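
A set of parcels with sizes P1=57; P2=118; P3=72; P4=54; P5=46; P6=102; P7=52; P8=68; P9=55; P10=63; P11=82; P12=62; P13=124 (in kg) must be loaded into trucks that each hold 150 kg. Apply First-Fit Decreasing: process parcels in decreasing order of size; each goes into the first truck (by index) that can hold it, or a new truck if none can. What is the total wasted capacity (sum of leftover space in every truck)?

245

Sorted descending: 124, 118, 102, 82, 72, 68, 63, 62, 57, 55, 54, 52, 46.
Put 124 kg in truck 1; 26 kg remain.
Put 118 kg in truck 2; 32 kg remain.
Put 102 kg in truck 3; 48 kg remain.
Put 82 kg in truck 4; 68 kg remain.
Put 72 kg in truck 5; 78 kg remain.
Put 68 kg in truck 4; 0 kg remain.
Put 63 kg in truck 5; 15 kg remain.
Put 62 kg in truck 6; 88 kg remain.
Put 57 kg in truck 6; 31 kg remain.
Put 55 kg in truck 7; 95 kg remain.
Put 54 kg in truck 7; 41 kg remain.
Put 52 kg in truck 8; 98 kg remain.
Put 46 kg in truck 3; 2 kg remain.
8 trucks × 150 kg = 1200 kg; used 955 kg; unused 245 kg.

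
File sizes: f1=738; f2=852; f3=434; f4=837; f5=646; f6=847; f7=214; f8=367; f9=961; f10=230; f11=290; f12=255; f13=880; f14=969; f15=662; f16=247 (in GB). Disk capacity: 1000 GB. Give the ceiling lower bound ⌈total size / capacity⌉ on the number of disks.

Total size = 738 + 852 + 434 + 837 + 646 + 847 + 214 + 367 + 961 + 230 + 290 + 255 + 880 + 969 + 662 + 247 = 9429 GB.
⌈9429 / 1000⌉ = 10.

10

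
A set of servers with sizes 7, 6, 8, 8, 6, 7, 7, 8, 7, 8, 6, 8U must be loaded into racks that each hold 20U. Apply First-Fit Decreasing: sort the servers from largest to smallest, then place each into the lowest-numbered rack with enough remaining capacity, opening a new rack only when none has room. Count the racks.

5

Sorted descending: 8, 8, 8, 8, 8, 7, 7, 7, 7, 6, 6, 6.
Put 8U in rack 1; 12U remain.
Put 8U in rack 1; 4U remain.
Put 8U in rack 2; 12U remain.
Put 8U in rack 2; 4U remain.
Put 8U in rack 3; 12U remain.
Put 7U in rack 3; 5U remain.
Put 7U in rack 4; 13U remain.
Put 7U in rack 4; 6U remain.
Put 7U in rack 5; 13U remain.
Put 6U in rack 4; 0U remain.
Put 6U in rack 5; 7U remain.
Put 6U in rack 5; 1U remain.
Final racks: [8,8] [8,8] [8,7] [7,7,6] [7,6,6].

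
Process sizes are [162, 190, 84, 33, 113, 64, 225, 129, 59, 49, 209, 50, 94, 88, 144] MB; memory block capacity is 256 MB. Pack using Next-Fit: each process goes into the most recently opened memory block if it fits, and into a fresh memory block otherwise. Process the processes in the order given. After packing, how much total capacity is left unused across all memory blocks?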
*-*-*
Work to be completed —
Would you output the entire listing exactly as written?

Exercise result —
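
A set of parcels with sizes P1=57; P2=118; P3=72; P4=54; P5=46; P6=102; P7=52; P8=68; P9=55; P10=63; P11=82; P12=62; P13=124 (in kg) must be loaded into trucks that each hold 150 kg. Apply First-Fit Decreasing: process parcels in decreasing order of size; each goes into the first truck (by index) that can hold it, or a new truck if none can. What is the total wasted capacity (sum of leftover space in every truck)?

245

Sorted descending: 124, 118, 102, 82, 72, 68, 63, 62, 57, 55, 54, 52, 46.
Put 124 kg in truck 1; 26 kg remain.
Put 118 kg in truck 2; 32 kg remain.
Put 102 kg in truck 3; 48 kg remain.
Put 82 kg in truck 4; 68 kg remain.
Put 72 kg in truck 5; 78 kg remain.
Put 68 kg in truck 4; 0 kg remain.
Put 63 kg in truck 5; 15 kg remain.
Put 62 kg in truck 6; 88 kg remain.
Put 57 kg in truck 6; 31 kg remain.
Put 55 kg in truck 7; 95 kg remain.
Put 54 kg in truck 7; 41 kg remain.
Put 52 kg in truck 8; 98 kg remain.
Put 46 kg in truck 3; 2 kg remain.
8 trucks × 150 kg = 1200 kg; used 955 kg; unused 245 kg.

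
File sizes: f1=738; f2=852; f3=434; f4=837; f5=646; f6=847; f7=214; f8=367; f9=961; f10=230; f11=290; f12=255; f13=880; f14=969; f15=662; f16=247 (in GB). Disk capacity: 1000 GB. Give the ceiling lower bound ⌈total size / capacity⌉ on the number of disks.

Total size = 738 + 852 + 434 + 837 + 646 + 847 + 214 + 367 + 961 + 230 + 290 + 255 + 880 + 969 + 662 + 247 = 9429 GB.
⌈9429 / 1000⌉ = 10.

10

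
A set of servers with sizes 7, 6, 8, 8, 6, 7, 7, 8, 7, 8, 6, 8U must be loaded into racks that each hold 20U. Apply First-Fit Decreasing: sort the servers from largest to smallest, then place each into the lowest-numbered rack with enough remaining capacity, opening a new rack only when none has room. Count the racks.

5

Sorted descending: 8, 8, 8, 8, 8, 7, 7, 7, 7, 6, 6, 6.
Put 8U in rack 1; 12U remain.
Put 8U in rack 1; 4U remain.
Put 8U in rack 2; 12U remain.
Put 8U in rack 2; 4U remain.
Put 8U in rack 3; 12U remain.
Put 7U in rack 3; 5U remain.
Put 7U in rack 4; 13U remain.
Put 7U in rack 4; 6U remain.
Put 7U in rack 5; 13U remain.
Put 6U in rack 4; 0U remain.
Put 6U in rack 5; 7U remain.
Put 6U in rack 5; 1U remain.
Final racks: [8,8] [8,8] [8,7] [7,7,6] [7,6,6].

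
Process sizes are [162, 190, 84, 33, 113, 64, 225, 129, 59, 49, 209, 50, 94, 88, 144] MB; memory block capacity is 256 MB. Pack using Next-Fit: each process goes into the most recently opened memory block if it fits, and into a fresh memory block otherwise. Process the processes in the order given. After packing, how much total capacity is left unused across all memory blocks?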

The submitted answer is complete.